===== INFORMATION =====
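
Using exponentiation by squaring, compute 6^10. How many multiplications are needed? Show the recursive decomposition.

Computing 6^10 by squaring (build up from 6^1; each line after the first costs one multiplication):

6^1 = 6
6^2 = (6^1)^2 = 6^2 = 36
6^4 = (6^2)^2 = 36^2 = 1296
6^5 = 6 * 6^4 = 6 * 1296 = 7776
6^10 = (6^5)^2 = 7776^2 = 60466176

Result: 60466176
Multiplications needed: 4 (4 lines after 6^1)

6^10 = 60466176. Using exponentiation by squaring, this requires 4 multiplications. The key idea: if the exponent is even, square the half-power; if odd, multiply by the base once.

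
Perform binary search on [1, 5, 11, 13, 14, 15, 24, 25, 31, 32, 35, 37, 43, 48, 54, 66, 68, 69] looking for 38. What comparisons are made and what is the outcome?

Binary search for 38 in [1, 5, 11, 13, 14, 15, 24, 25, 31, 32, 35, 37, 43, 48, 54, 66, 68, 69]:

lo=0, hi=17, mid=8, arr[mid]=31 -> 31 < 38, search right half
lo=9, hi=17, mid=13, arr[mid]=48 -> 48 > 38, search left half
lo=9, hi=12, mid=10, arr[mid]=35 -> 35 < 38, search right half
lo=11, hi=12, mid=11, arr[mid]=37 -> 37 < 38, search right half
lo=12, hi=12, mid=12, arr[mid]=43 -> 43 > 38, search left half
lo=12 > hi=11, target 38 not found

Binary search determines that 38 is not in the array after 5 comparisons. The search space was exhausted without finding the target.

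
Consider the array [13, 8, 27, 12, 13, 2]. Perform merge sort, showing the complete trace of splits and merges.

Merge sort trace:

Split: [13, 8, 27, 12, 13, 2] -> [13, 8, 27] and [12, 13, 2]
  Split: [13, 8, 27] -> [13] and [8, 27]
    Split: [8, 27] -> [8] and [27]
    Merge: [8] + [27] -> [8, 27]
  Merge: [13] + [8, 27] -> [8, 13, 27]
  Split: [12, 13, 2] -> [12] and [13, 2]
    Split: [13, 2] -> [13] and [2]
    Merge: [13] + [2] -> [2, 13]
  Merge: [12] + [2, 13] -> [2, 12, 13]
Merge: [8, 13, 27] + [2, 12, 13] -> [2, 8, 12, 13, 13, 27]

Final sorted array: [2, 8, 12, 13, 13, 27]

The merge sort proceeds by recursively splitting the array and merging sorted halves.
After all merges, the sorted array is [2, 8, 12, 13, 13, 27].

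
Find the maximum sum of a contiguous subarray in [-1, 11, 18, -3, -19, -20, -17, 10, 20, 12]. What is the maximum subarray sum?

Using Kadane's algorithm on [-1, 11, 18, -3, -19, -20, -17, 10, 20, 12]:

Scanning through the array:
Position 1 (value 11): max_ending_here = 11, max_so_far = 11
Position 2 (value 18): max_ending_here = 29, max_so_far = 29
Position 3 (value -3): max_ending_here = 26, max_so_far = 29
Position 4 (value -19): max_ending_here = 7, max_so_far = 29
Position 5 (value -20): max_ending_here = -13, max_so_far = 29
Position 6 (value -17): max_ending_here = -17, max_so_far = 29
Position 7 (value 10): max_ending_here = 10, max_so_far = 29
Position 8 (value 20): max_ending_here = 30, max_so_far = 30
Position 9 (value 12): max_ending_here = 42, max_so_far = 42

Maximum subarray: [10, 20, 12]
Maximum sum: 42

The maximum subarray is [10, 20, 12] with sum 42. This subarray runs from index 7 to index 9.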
=====
> EXERCISE DIRECTIONS: Your answer should be the data above, retyped in full and unaltered.

> TASK OUTPUT:
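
Using exponentiation by squaring, compute 6^10. How many multiplications are needed? Show the recursive decomposition.

Computing 6^10 by squaring (build up from 6^1; each line after the first costs one multiplication):

6^1 = 6
6^2 = (6^1)^2 = 6^2 = 36
6^4 = (6^2)^2 = 36^2 = 1296
6^5 = 6 * 6^4 = 6 * 1296 = 7776
6^10 = (6^5)^2 = 7776^2 = 60466176

Result: 60466176
Multiplications needed: 4 (4 lines after 6^1)

6^10 = 60466176. Using exponentiation by squaring, this requires 4 multiplications. The key idea: if the exponent is even, square the half-power; if odd, multiply by the base once.

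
Perform binary search on [1, 5, 11, 13, 14, 15, 24, 25, 31, 32, 35, 37, 43, 48, 54, 66, 68, 69] looking for 38. What comparisons are made and what is the outcome?

Binary search for 38 in [1, 5, 11, 13, 14, 15, 24, 25, 31, 32, 35, 37, 43, 48, 54, 66, 68, 69]:

lo=0, hi=17, mid=8, arr[mid]=31 -> 31 < 38, search right half
lo=9, hi=17, mid=13, arr[mid]=48 -> 48 > 38, search left half
lo=9, hi=12, mid=10, arr[mid]=35 -> 35 < 38, search right half
lo=11, hi=12, mid=11, arr[mid]=37 -> 37 < 38, search right half
lo=12, hi=12, mid=12, arr[mid]=43 -> 43 > 38, search left half
lo=12 > hi=11, target 38 not found

Binary search determines that 38 is not in the array after 5 comparisons. The search space was exhausted without finding the target.

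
Consider the array [13, 8, 27, 12, 13, 2]. Perform merge sort, showing the complete trace of splits and merges.

Merge sort trace:

Split: [13, 8, 27, 12, 13, 2] -> [13, 8, 27] and [12, 13, 2]
  Split: [13, 8, 27] -> [13] and [8, 27]
    Split: [8, 27] -> [8] and [27]
    Merge: [8] + [27] -> [8, 27]
  Merge: [13] + [8, 27] -> [8, 13, 27]
  Split: [12, 13, 2] -> [12] and [13, 2]
    Split: [13, 2] -> [13] and [2]
    Merge: [13] + [2] -> [2, 13]
  Merge: [12] + [2, 13] -> [2, 12, 13]
Merge: [8, 13, 27] + [2, 12, 13] -> [2, 8, 12, 13, 13, 27]

Final sorted array: [2, 8, 12, 13, 13, 27]

The merge sort proceeds by recursively splitting the array and merging sorted halves.
After all merges, the sorted array is [2, 8, 12, 13, 13, 27].

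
Find the maximum sum of a contiguous subarray in [-1, 11, 18, -3, -19, -20, -17, 10, 20, 12]. What is the maximum subarray sum?

Using Kadane's algorithm on [-1, 11, 18, -3, -19, -20, -17, 10, 20, 12]:

Scanning through the array:
Position 1 (value 11): max_ending_here = 11, max_so_far = 11
Position 2 (value 18): max_ending_here = 29, max_so_far = 29
Position 3 (value -3): max_ending_here = 26, max_so_far = 29
Position 4 (value -19): max_ending_here = 7, max_so_far = 29
Position 5 (value -20): max_ending_here = -13, max_so_far = 29
Position 6 (value -17): max_ending_here = -17, max_so_far = 29
Position 7 (value 10): max_ending_here = 10, max_so_far = 29
Position 8 (value 20): max_ending_here = 30, max_so_far = 30
Position 9 (value 12): max_ending_here = 42, max_so_far = 42

Maximum subarray: [10, 20, 12]
Maximum sum: 42

The maximum subarray is [10, 20, 12] with sum 42. This subarray runs from index 7 to index 9.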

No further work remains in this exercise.